* ASSIGNMENT: Some lines below hold "Ashenni". Pick them out and copy them.

=== DATASET EXTRACT ===

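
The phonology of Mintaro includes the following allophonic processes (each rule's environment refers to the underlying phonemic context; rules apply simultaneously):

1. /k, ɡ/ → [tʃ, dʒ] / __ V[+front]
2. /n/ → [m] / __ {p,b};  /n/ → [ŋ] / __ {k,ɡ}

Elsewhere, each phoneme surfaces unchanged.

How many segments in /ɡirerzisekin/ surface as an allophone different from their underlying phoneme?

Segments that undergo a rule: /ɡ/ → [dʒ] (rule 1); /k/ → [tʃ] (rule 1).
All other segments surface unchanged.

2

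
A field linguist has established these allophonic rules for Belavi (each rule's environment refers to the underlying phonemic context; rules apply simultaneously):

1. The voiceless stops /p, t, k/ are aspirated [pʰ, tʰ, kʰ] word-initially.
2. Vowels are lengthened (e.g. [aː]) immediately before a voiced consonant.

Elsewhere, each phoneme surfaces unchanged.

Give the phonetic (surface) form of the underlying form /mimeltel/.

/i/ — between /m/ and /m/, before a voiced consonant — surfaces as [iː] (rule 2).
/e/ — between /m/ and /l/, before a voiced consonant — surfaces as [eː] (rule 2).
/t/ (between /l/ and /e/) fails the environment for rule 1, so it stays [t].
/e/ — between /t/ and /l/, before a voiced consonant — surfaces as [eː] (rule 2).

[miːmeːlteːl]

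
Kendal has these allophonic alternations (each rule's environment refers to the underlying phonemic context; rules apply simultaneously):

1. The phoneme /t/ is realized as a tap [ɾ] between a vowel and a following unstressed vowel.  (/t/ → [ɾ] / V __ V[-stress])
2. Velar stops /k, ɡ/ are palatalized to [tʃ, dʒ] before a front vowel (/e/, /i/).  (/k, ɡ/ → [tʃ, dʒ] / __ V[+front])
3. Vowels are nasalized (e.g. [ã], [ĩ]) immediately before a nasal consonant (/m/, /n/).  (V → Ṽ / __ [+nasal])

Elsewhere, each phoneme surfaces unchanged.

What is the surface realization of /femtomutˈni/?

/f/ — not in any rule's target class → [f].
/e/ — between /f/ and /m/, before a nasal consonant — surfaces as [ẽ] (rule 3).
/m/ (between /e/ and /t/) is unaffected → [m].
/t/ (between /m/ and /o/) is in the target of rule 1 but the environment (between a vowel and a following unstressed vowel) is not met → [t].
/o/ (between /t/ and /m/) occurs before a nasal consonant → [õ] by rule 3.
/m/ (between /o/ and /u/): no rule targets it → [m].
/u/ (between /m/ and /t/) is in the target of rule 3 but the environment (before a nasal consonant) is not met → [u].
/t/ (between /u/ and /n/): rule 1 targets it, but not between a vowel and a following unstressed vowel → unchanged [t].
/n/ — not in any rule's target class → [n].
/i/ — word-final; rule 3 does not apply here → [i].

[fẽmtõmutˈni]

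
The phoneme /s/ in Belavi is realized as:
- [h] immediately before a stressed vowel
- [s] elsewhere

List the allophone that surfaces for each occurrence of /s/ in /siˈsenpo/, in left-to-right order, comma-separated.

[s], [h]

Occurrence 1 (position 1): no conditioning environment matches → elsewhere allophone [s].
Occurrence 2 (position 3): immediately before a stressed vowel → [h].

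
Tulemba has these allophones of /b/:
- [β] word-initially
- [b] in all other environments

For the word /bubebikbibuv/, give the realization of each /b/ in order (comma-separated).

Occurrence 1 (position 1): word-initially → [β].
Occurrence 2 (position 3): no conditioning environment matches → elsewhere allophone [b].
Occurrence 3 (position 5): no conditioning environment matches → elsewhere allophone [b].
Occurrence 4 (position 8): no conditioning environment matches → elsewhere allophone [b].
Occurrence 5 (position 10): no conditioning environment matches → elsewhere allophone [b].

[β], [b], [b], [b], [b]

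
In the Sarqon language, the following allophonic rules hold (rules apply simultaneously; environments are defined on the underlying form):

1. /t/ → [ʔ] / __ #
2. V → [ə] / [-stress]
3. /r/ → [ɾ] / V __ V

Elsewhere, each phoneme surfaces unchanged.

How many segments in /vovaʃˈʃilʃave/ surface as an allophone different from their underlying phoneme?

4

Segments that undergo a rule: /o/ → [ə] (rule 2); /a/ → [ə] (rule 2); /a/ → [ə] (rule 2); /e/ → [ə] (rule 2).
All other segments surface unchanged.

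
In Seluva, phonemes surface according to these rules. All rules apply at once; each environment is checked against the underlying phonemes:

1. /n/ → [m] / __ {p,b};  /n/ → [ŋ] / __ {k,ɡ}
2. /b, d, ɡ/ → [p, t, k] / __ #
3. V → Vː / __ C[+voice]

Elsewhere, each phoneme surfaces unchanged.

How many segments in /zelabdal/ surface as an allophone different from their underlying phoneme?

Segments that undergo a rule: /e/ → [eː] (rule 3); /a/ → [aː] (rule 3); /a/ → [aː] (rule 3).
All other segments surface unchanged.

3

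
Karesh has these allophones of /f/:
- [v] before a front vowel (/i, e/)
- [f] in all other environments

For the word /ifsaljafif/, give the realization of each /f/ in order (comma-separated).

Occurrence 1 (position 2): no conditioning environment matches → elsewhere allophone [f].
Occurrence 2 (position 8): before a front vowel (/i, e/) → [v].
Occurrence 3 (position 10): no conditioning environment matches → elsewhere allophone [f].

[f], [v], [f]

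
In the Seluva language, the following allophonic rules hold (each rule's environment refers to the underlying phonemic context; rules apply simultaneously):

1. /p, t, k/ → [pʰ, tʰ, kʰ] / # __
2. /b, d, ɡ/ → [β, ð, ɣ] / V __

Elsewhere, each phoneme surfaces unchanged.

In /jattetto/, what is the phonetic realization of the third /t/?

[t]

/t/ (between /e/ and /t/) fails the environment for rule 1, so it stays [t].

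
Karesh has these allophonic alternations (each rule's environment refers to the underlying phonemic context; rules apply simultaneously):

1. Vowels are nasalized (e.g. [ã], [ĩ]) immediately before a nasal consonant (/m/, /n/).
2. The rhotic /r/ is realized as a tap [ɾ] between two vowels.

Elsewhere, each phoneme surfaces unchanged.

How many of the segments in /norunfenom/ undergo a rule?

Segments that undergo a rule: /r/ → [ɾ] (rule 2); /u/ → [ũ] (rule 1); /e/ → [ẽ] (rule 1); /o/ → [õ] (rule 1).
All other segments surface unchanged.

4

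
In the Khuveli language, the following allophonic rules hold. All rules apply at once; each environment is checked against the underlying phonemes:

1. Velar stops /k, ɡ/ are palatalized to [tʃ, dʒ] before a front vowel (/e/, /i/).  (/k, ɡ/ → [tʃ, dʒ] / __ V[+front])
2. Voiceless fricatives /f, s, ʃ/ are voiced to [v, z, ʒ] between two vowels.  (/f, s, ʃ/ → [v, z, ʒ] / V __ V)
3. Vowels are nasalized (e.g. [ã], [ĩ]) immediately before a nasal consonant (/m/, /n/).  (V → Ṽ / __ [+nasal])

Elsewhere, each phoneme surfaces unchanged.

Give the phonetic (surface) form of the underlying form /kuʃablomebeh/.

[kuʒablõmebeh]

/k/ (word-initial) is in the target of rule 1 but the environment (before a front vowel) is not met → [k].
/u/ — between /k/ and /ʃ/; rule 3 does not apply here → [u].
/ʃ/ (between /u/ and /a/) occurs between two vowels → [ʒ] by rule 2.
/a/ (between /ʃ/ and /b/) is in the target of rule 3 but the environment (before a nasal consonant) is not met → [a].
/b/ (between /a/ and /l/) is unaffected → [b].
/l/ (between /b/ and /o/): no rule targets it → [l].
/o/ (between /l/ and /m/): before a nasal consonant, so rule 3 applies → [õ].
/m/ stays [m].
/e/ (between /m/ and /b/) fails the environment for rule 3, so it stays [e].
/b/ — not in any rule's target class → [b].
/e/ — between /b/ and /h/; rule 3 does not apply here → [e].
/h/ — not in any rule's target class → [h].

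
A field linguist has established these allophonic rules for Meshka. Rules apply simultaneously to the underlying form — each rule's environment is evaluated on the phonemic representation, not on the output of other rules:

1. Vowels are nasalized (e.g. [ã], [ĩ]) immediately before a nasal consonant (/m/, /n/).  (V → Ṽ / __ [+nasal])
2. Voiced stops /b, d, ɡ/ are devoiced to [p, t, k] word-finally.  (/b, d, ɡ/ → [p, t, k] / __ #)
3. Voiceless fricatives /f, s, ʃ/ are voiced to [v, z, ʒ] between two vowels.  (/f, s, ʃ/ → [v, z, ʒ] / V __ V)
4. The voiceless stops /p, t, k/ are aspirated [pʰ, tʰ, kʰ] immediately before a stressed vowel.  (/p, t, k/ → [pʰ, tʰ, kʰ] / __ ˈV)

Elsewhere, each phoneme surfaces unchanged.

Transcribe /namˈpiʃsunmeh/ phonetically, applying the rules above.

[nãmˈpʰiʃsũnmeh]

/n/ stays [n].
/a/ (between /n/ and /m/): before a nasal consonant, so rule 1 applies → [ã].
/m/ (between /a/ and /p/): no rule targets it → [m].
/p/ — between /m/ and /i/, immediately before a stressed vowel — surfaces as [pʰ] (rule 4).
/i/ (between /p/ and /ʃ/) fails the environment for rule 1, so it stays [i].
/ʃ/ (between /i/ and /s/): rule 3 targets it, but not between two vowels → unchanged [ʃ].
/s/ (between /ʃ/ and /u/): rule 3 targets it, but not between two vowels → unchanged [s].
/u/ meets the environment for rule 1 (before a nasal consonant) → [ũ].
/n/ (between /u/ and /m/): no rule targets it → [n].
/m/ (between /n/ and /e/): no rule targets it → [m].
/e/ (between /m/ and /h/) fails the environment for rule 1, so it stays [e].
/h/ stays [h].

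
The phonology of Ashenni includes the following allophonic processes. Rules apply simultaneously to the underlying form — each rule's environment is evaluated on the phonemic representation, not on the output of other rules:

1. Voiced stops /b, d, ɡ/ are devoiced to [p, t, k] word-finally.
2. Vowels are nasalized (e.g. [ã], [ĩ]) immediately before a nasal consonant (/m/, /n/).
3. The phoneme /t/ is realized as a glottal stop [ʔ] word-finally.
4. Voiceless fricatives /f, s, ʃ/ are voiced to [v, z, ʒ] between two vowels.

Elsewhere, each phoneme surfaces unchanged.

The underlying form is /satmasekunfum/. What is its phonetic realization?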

===
=== DATASET EXTRACT ===

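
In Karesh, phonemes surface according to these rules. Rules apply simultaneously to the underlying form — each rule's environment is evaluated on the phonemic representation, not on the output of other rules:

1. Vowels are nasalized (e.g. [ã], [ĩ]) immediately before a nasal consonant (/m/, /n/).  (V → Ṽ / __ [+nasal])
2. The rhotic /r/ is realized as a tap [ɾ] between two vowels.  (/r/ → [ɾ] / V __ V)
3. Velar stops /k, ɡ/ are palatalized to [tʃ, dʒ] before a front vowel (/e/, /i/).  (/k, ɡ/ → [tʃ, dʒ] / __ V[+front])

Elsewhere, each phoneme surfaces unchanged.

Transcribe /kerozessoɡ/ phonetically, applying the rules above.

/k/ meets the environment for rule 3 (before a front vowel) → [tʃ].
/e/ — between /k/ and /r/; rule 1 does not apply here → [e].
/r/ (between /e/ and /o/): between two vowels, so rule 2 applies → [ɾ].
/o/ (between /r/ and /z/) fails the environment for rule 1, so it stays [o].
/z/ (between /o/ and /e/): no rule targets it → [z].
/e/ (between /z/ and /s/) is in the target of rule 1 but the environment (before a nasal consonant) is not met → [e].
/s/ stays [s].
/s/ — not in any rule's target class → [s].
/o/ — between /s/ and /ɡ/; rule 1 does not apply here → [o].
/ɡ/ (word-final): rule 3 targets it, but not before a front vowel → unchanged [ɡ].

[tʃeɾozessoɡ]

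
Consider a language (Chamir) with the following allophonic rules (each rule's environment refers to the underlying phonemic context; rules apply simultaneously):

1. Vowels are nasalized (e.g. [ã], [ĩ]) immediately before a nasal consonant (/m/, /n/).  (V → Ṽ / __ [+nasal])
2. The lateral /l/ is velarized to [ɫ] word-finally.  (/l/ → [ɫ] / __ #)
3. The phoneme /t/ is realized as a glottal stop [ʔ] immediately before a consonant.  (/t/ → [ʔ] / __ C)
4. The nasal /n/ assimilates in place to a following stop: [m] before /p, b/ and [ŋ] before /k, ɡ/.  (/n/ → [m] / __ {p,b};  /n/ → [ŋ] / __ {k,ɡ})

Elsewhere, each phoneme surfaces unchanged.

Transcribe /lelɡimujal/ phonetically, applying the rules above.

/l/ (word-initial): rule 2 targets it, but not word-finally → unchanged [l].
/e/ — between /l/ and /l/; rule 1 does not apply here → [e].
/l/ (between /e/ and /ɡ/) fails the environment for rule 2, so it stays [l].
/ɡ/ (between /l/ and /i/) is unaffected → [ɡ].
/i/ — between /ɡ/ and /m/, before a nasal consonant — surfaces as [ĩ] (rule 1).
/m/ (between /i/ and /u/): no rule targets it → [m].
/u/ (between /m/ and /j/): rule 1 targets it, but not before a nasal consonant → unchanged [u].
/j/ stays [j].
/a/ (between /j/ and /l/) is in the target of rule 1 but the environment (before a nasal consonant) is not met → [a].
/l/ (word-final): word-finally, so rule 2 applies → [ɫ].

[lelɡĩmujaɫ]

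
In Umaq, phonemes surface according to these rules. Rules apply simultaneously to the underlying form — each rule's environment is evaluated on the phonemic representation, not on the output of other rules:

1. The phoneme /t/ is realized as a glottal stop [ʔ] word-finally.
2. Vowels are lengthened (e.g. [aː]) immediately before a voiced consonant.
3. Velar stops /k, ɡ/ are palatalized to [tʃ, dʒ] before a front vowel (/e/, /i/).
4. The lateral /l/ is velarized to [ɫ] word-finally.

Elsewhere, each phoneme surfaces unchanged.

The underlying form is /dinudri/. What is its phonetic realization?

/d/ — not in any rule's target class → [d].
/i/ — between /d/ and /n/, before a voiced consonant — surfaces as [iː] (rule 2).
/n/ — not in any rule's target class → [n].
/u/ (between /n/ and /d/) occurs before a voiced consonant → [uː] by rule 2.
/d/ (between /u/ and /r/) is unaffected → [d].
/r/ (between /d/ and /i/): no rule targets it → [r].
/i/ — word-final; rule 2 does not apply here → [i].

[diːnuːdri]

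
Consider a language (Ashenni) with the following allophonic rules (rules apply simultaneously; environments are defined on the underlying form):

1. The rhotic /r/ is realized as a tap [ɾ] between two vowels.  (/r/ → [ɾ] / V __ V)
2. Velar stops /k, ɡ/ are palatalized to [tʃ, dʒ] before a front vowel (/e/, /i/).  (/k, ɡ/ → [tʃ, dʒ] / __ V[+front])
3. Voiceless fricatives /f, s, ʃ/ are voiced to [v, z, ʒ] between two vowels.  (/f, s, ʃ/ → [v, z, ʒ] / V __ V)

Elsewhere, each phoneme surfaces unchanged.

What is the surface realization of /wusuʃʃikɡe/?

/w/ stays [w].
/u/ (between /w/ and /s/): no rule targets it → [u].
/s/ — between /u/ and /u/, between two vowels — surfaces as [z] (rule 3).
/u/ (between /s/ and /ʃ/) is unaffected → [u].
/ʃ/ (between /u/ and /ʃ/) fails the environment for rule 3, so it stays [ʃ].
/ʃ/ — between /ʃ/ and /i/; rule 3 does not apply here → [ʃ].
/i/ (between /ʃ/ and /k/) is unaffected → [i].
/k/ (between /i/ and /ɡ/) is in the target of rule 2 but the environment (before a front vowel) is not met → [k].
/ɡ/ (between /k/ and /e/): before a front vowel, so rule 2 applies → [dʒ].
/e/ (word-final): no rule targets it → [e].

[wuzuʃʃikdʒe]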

===

* EXERCISE ANSWER:
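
The phonology of Ashenni includes the following allophonic processes. Rules apply simultaneously to the underlying form — each rule's environment is evaluated on the phonemic representation, not on the output of other rules:
Consider a language (Ashenni) with the following allophonic rules (rules apply simultaneously; environments are defined on the underlying form):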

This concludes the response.